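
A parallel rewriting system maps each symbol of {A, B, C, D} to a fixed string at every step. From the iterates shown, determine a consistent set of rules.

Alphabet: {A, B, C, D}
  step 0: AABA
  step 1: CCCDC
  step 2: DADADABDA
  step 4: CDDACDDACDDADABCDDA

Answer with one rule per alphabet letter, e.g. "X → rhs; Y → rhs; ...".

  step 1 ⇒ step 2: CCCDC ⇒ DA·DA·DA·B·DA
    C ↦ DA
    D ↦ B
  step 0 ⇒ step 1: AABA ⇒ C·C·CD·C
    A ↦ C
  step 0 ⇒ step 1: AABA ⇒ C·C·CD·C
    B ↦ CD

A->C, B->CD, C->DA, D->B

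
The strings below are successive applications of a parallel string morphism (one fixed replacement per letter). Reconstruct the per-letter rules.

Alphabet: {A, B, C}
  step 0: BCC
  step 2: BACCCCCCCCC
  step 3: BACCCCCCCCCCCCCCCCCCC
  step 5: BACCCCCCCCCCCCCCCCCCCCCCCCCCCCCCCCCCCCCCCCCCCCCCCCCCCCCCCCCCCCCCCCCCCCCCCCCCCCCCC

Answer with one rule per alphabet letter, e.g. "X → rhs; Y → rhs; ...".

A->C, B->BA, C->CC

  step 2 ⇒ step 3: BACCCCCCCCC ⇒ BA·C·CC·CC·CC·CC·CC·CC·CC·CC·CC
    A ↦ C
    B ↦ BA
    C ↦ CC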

_____

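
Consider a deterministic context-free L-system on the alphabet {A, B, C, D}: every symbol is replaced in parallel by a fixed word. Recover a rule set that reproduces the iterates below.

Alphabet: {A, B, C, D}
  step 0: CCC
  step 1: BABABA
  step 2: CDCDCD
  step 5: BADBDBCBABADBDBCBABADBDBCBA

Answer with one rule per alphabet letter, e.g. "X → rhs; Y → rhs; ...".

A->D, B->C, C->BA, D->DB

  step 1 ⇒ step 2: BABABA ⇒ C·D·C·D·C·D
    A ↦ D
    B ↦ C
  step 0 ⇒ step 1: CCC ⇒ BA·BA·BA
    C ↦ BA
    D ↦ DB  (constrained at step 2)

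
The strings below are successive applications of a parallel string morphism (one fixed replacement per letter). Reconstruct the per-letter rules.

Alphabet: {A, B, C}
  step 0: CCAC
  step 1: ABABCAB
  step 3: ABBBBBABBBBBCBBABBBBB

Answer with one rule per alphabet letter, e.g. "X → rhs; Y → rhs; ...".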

_____

Prompt:
Of the lines above, extract only those from the line with "A parallel rewriting" to the line with "step 2: DADADABDA", both included, exactly as written.

Output below:
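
A parallel rewriting system maps each symbol of {A, B, C, D} to a fixed string at every step. From the iterates shown, determine a consistent set of rules.

Alphabet: {A, B, C, D}
  step 0: AABA
  step 1: CCCDC
  step 2: DADADABDA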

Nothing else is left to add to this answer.